BEGIN Listed records

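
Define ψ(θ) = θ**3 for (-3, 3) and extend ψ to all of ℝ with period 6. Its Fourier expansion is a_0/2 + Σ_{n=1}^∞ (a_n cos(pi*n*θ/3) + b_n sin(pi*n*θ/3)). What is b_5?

54*(-6 + 25*pi**2)/(125*pi**3)

b_5 = 1/3 ∫_{-3}^{3} ψ(θ) sin(5*pi*θ/3) dθ.
ψ is odd and sin(5*pi*θ/3) is odd, so the integrand is even and b_5 = 2/3 ∫_0^{3} ψ(θ) sin(5*pi*θ/3) dθ.
Integrating by parts three times (tabular method), an antiderivative of (θ**3) sin(5*pi*θ/3) is -3*θ**3*cos(5*pi*θ/3)/(5*pi) + 27*θ**2*sin(5*pi*θ/3)/(25*pi**2) + 162*θ*cos(5*pi*θ/3)/(125*pi**3) - 486*sin(5*pi*θ/3)/(625*pi**4); evaluating from 0 to 3: ∫_{0}^{3} (θ**3) sin(5*pi*θ/3) dθ = (81*(-6 + 25*pi**2)/(125*pi**3)) - (0) = 81*(-6 + 25*pi**2)/(125*pi**3).
Hence b_5 = (2/3)·(81*(-6 + 25*pi**2)/(125*pi**3)) = 54*(-6 + 25*pi**2)/(125*pi**3).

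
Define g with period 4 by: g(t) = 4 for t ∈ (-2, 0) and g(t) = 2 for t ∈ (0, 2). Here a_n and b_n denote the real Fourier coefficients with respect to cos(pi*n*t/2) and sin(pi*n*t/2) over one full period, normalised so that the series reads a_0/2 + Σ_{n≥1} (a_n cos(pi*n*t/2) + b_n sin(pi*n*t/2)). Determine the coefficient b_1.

b_1 = 1/2 ∫_{-2}^{2} g(t) sin(pi*t/2) dt.
Split the integral at the breakpoints.
Directly, an antiderivative of (4) sin(pi*t/2) is -8*cos(pi*t/2)/pi; evaluating from -2 to 0: ∫_{-2}^{0} (4) sin(pi*t/2) dt = (-8/pi) - (8/pi) = -16/pi.
Directly, an antiderivative of (2) sin(pi*t/2) is -4*cos(pi*t/2)/pi; evaluating from 0 to 2: ∫_{0}^{2} (2) sin(pi*t/2) dt = (4/pi) - (-4/pi) = 8/pi.
Summing the pieces and multiplying by (1/2) gives b_1 = -4/pi.

-4/pi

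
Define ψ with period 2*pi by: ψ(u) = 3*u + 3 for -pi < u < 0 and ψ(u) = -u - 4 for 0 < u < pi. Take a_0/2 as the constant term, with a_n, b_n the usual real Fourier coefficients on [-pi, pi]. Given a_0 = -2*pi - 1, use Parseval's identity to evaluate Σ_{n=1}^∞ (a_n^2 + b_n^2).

Parseval: a_0^2/2 + Σ_{n≥1} (a_n^2+b_n^2) = 1/pi ∫_{-pi}^{pi} ψ(u)^2 du = -5*pi + 25 + 10*pi**2/3.
Subtract a_0^2/2 = (1 + 2*pi)**2/2: Σ (a_n^2+b_n^2) = -7*pi + 4*pi**2/3 + 49/2.

-7*pi + 4*pi**2/3 + 49/2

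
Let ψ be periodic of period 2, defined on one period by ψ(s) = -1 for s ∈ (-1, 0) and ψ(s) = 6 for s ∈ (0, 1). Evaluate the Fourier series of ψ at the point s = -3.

5/2

s = -3 differs from s = 1 by -2 full period(s), and the series is 2-periodic.
At s = 1 the one-sided limits are ψ(1^-) = 6 and ψ(1^+) = -1.
By Dirichlet's theorem the series converges to their average, [(6) + (-1)]/2 = 5/2.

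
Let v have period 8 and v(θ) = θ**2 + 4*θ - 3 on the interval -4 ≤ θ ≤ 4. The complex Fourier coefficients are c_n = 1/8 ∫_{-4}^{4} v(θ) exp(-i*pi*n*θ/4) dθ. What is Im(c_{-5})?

16/(5*pi)

Since v is real-valued, Im(c_{-5}) = -1/8 ∫_{-4}^{4} v(θ) sin(-5*pi*θ/4) dθ = b_{5}/2.
Integrating by parts twice (tabular method), an antiderivative of (θ**2 + 4*θ - 3) sin(-5*pi*θ/4) is 4*θ**2*cos(5*pi*θ/4)/(5*pi) - 32*θ*sin(5*pi*θ/4)/(25*pi**2) + 16*θ*cos(5*pi*θ/4)/(5*pi) - 64*sin(5*pi*θ/4)/(25*pi**2) - 12*cos(5*pi*θ/4)/(5*pi) - 128*cos(5*pi*θ/4)/(125*pi**3); evaluating from -4 to 4: ∫_{-4}^{4} (θ**2 + 4*θ - 3) sin(-5*pi*θ/4) dθ = (4*(32 - 725*pi**2)/(125*pi**3)) - (4*(32 + 75*pi**2)/(125*pi**3)) = -128/(5*pi).
Hence Im(c_{-5}) = (-1/8)·(-128/(5*pi)) = 16/(5*pi).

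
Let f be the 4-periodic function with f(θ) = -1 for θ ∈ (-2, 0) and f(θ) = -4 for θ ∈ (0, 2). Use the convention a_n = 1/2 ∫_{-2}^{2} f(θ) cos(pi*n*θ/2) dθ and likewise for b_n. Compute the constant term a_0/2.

-5/2

a_0 = 1/2 ∫_{-2}^{2} f(θ) dθ = 1/2 · (-10) = -5.
So the constant term a_0/2 = -5/2.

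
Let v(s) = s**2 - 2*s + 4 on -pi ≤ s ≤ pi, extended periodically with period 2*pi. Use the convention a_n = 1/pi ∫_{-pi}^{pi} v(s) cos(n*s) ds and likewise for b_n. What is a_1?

a_1 = 1/pi ∫_{-pi}^{pi} v(s) cos(s) ds.
Integrating by parts twice (tabular method), an antiderivative of (s**2 - 2*s + 4) cos(s) is s**2*sin(s) - 2*s*sin(s) + 2*s*cos(s) + 2*sin(s) - 2*cos(s); evaluating from -pi to pi: ∫_{-pi}^{pi} (s**2 - 2*s + 4) cos(s) ds = (2 - 2*pi) - (2 + 2*pi) = -4*pi.
Hence a_1 = (1/pi)·(-4*pi) = -4.

-4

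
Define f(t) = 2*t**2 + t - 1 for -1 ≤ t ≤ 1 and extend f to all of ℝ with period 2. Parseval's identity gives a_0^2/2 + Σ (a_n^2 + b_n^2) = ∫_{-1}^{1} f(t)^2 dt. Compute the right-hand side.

8/5

∫_{-1}^{1} f(t)^2 dt = 8/5.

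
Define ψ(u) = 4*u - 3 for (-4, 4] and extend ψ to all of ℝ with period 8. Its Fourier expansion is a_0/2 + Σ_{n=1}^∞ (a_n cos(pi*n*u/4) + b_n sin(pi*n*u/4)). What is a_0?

-6

a_0 = 1/4 ∫_{-4}^{4} ψ(u) du = 1/4 · (-24) = -6.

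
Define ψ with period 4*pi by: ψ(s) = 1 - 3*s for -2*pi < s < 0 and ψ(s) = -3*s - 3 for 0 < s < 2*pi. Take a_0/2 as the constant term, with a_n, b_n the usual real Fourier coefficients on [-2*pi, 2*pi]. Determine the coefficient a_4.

0

a_4 = (1/(2*pi)) ∫_{-2*pi}^{2*pi} ψ(s) cos(2*s) ds.
Split the integral at the breakpoints.
Integrating by parts (boundary term plus one more integral), an antiderivative of (1 - 3*s) cos(2*s) is -3*s*sin(2*s)/2 + sin(2*s)/2 - 3*cos(2*s)/4; evaluating from -2*pi to 0: ∫_{-2*pi}^{0} (1 - 3*s) cos(2*s) ds = (-3/4) - (-3/4) = 0.
Integrating by parts (boundary term plus one more integral), an antiderivative of (-3*s - 3) cos(2*s) is -3*s*sin(2*s)/2 - 3*sin(2*s)/2 - 3*cos(2*s)/4; evaluating from 0 to 2*pi: ∫_{0}^{2*pi} (-3*s - 3) cos(2*s) ds = (-3/4) - (-3/4) = 0.
Summing the pieces and multiplying by (1/(2*pi)) gives a_4 = 0.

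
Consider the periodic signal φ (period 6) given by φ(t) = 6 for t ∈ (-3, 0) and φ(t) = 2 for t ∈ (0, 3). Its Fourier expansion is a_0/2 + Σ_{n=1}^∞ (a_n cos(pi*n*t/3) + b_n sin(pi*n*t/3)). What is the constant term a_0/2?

4

a_0 = 1/3 ∫_{-3}^{3} φ(t) dt = 1/3 · (24) = 8.
So the constant term a_0/2 = 4.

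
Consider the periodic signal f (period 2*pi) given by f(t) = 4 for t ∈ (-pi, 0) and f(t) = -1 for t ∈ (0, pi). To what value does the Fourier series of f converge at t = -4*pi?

t = -4*pi differs from t = 0 by -2 full period(s), and the series is 2*pi-periodic.
At t = 0 the one-sided limits are f(0^-) = 4 and f(0^+) = -1.
By Dirichlet's theorem the series converges to their average, [(4) + (-1)]/2 = 3/2.

3/2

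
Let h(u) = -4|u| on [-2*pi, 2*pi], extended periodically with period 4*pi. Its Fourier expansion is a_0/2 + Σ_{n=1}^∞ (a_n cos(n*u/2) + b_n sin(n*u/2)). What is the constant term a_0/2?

-4*pi

a_0 = (1/(2*pi)) ∫_{-2*pi}^{2*pi} h(u) du = (1/(2*pi)) · (-16*pi**2) = -8*pi.
So the constant term a_0/2 = -4*pi.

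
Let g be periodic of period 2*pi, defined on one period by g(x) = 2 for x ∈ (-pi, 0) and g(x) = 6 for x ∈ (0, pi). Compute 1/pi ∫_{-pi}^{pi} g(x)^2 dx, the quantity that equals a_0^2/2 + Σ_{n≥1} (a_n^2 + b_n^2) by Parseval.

40

1/pi ∫_{-pi}^{pi} g(x)^2 dx = 1/pi · (40*pi) = 40.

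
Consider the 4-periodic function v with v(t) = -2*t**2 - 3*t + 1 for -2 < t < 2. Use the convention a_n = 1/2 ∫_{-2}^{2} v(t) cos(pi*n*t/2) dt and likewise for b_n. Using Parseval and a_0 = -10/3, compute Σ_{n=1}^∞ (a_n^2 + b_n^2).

Parseval: a_0^2/2 + Σ_{n≥1} (a_n^2+b_n^2) = 1/2 ∫_{-2}^{2} v(t)^2 dt = 614/15.
Subtract a_0^2/2 = 50/9: Σ (a_n^2+b_n^2) = 1592/45.

1592/45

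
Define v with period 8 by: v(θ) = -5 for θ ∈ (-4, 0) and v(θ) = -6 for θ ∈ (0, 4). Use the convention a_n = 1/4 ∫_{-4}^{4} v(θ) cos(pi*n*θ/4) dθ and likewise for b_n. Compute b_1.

-2/pi

b_1 = 1/4 ∫_{-4}^{4} v(θ) sin(pi*θ/4) dθ.
Split the integral at the breakpoints.
Directly, an antiderivative of (-5) sin(pi*θ/4) is 20*cos(pi*θ/4)/pi; evaluating from -4 to 0: ∫_{-4}^{0} (-5) sin(pi*θ/4) dθ = (20/pi) - (-20/pi) = 40/pi.
Directly, an antiderivative of (-6) sin(pi*θ/4) is 24*cos(pi*θ/4)/pi; evaluating from 0 to 4: ∫_{0}^{4} (-6) sin(pi*θ/4) dθ = (-24/pi) - (24/pi) = -48/pi.
Summing the pieces and multiplying by (1/4) gives b_1 = -2/pi.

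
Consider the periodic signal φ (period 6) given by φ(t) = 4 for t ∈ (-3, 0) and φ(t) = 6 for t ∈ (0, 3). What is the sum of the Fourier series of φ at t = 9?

t = 9 differs from t = -3 by 2 full period(s), and the series is 6-periodic.
At t = -3 the one-sided limits are φ(-3^-) = 6 and φ(-3^+) = 4.
By Dirichlet's theorem the series converges to their average, [(6) + (4)]/2 = 5.

5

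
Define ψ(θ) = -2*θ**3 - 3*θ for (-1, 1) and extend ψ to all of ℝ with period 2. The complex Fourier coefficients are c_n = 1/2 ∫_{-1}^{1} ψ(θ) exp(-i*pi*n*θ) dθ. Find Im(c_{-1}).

-5/pi + 12/pi**3

Since ψ is real-valued, Im(c_{-1}) = -1/2 ∫_{-1}^{1} ψ(θ) sin(-pi*θ) dθ = b_{1}/2.
ψ is odd and sin(-pi*θ) is odd, so the integrand is even: ∫_{-1}^{1} ψ(θ) sin(-pi*θ) dθ = 2∫_0^{1} ψ(θ) sin(-pi*θ) dθ.
Integrating by parts three times (tabular method), an antiderivative of (-2*θ**3 - 3*θ) sin(-pi*θ) is -2*θ**3*cos(pi*θ)/pi + 6*θ**2*sin(pi*θ)/pi**2 - 3*θ*cos(pi*θ)/pi + 12*θ*cos(pi*θ)/pi**3 - 12*sin(pi*θ)/pi**4 + 3*sin(pi*θ)/pi**2; evaluating from 0 to 1: ∫_{0}^{1} (-2*θ**3 - 3*θ) sin(-pi*θ) dθ = (-12/pi**3 + 5/pi) - (0) = -12/pi**3 + 5/pi.
So ∫_{-1}^{1} ψ(θ) sin(-pi*θ) dθ = -24/pi**3 + 10/pi.
Hence Im(c_{-1}) = (-1/2)·(-24/pi**3 + 10/pi) = -5/pi + 12/pi**3.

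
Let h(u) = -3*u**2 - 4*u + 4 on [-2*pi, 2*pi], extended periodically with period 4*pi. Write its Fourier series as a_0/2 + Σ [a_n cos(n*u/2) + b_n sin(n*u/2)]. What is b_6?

8/3

b_6 = (1/(2*pi)) ∫_{-2*pi}^{2*pi} h(u) sin(3*u) du.
Integrating by parts twice (tabular method), an antiderivative of (-3*u**2 - 4*u + 4) sin(3*u) is u**2*cos(3*u) - 2*u*sin(3*u)/3 + 4*u*cos(3*u)/3 - 4*sin(3*u)/9 - 14*cos(3*u)/9; evaluating from -2*pi to 2*pi: ∫_{-2*pi}^{2*pi} (-3*u**2 - 4*u + 4) sin(3*u) du = (-14/9 + 8*pi/3 + 4*pi**2) - (-8*pi/3 - 14/9 + 4*pi**2) = 16*pi/3.
Hence b_6 = (1/(2*pi))·(16*pi/3) = 8/3.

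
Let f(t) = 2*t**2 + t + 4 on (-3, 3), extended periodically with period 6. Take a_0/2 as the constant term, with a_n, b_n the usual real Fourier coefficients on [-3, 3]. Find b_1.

6/pi

b_1 = 1/3 ∫_{-3}^{3} f(t) sin(pi*t/3) dt.
Integrating by parts twice (tabular method), an antiderivative of (2*t**2 + t + 4) sin(pi*t/3) is -6*t**2*cos(pi*t/3)/pi + 36*t*sin(pi*t/3)/pi**2 - 3*t*cos(pi*t/3)/pi + 9*sin(pi*t/3)/pi**2 - 12*cos(pi*t/3)/pi + 108*cos(pi*t/3)/pi**3; evaluating from -3 to 3: ∫_{-3}^{3} (2*t**2 + t + 4) sin(pi*t/3) dt = (-108/pi**3 + 75/pi) - (-108/pi**3 + 57/pi) = 18/pi.
Hence b_1 = (1/3)·(18/pi) = 6/pi.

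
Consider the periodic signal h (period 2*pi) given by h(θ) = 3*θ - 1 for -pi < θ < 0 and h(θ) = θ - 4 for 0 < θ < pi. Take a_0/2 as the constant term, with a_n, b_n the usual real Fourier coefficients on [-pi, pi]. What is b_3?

4/3 - 2/pi

b_3 = 1/pi ∫_{-pi}^{pi} h(θ) sin(3*θ) dθ.
Split the integral at the breakpoints.
Integrating by parts (boundary term plus one more integral), an antiderivative of (3*θ - 1) sin(3*θ) is -θ*cos(3*θ) + sin(3*θ)/3 + cos(3*θ)/3; evaluating from -pi to 0: ∫_{-pi}^{0} (3*θ - 1) sin(3*θ) dθ = (1/3) - (-pi - 1/3) = 2/3 + pi.
Integrating by parts (boundary term plus one more integral), an antiderivative of (θ - 4) sin(3*θ) is -θ*cos(3*θ)/3 + sin(3*θ)/9 + 4*cos(3*θ)/3; evaluating from 0 to pi: ∫_{0}^{pi} (θ - 4) sin(3*θ) dθ = (-4/3 + pi/3) - (4/3) = -8/3 + pi/3.
Summing the pieces and multiplying by (1/pi) gives b_3 = 4/3 - 2/pi.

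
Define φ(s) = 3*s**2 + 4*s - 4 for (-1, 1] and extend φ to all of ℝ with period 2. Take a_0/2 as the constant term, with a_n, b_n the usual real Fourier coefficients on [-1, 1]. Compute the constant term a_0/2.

-3

a_0 = ∫_{-1}^{1} φ(s) ds = -6.
So the constant term a_0/2 = -3.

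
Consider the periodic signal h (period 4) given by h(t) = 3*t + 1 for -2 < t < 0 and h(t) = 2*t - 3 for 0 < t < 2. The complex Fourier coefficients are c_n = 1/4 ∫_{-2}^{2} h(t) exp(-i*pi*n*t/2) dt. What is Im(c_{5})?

Since h is real-valued, Im(c_{5}) = -1/4 ∫_{-2}^{2} h(t) sin(5*pi*t/2) dt = -b_{5}/2.
Split the integral at the breakpoints.
Integrating by parts (boundary term plus one more integral), an antiderivative of (3*t + 1) sin(5*pi*t/2) is -6*t*cos(5*pi*t/2)/(5*pi) + 12*sin(5*pi*t/2)/(25*pi**2) - 2*cos(5*pi*t/2)/(5*pi); evaluating from -2 to 0: ∫_{-2}^{0} (3*t + 1) sin(5*pi*t/2) dt = (-2/(5*pi)) - (-2/pi) = 8/(5*pi).
Integrating by parts (boundary term plus one more integral), an antiderivative of (2*t - 3) sin(5*pi*t/2) is -4*t*cos(5*pi*t/2)/(5*pi) + 8*sin(5*pi*t/2)/(25*pi**2) + 6*cos(5*pi*t/2)/(5*pi); evaluating from 0 to 2: ∫_{0}^{2} (2*t - 3) sin(5*pi*t/2) dt = (2/(5*pi)) - (6/(5*pi)) = -4/(5*pi).
So ∫_{-2}^{2} h(t) sin(5*pi*t/2) dt = 4/(5*pi).
Hence Im(c_{5}) = (-1/4)·(4/(5*pi)) = -1/(5*pi).

-1/(5*pi)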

END Listed records

*Your goal:* Look for "Define φ(s) = 3*s**2" in the records. Write out its line and every later line through the end exactly, with nothing more.

*Output:*
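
Define φ(s) = 3*s**2 + 4*s - 4 for (-1, 1] and extend φ to all of ℝ with period 2. Take a_0/2 as the constant term, with a_n, b_n the usual real Fourier coefficients on [-1, 1]. Compute the constant term a_0/2.

-3

a_0 = ∫_{-1}^{1} φ(s) ds = -6.
So the constant term a_0/2 = -3.

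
Consider the periodic signal h (period 4) given by h(t) = 3*t + 1 for -2 < t < 0 and h(t) = 2*t - 3 for 0 < t < 2. The complex Fourier coefficients are c_n = 1/4 ∫_{-2}^{2} h(t) exp(-i*pi*n*t/2) dt. What is Im(c_{5})?

Since h is real-valued, Im(c_{5}) = -1/4 ∫_{-2}^{2} h(t) sin(5*pi*t/2) dt = -b_{5}/2.
Split the integral at the breakpoints.
Integrating by parts (boundary term plus one more integral), an antiderivative of (3*t + 1) sin(5*pi*t/2) is -6*t*cos(5*pi*t/2)/(5*pi) + 12*sin(5*pi*t/2)/(25*pi**2) - 2*cos(5*pi*t/2)/(5*pi); evaluating from -2 to 0: ∫_{-2}^{0} (3*t + 1) sin(5*pi*t/2) dt = (-2/(5*pi)) - (-2/pi) = 8/(5*pi).
Integrating by parts (boundary term plus one more integral), an antiderivative of (2*t - 3) sin(5*pi*t/2) is -4*t*cos(5*pi*t/2)/(5*pi) + 8*sin(5*pi*t/2)/(25*pi**2) + 6*cos(5*pi*t/2)/(5*pi); evaluating from 0 to 2: ∫_{0}^{2} (2*t - 3) sin(5*pi*t/2) dt = (2/(5*pi)) - (6/(5*pi)) = -4/(5*pi).
So ∫_{-2}^{2} h(t) sin(5*pi*t/2) dt = 4/(5*pi).
Hence Im(c_{5}) = (-1/4)·(4/(5*pi)) = -1/(5*pi).

-1/(5*pi)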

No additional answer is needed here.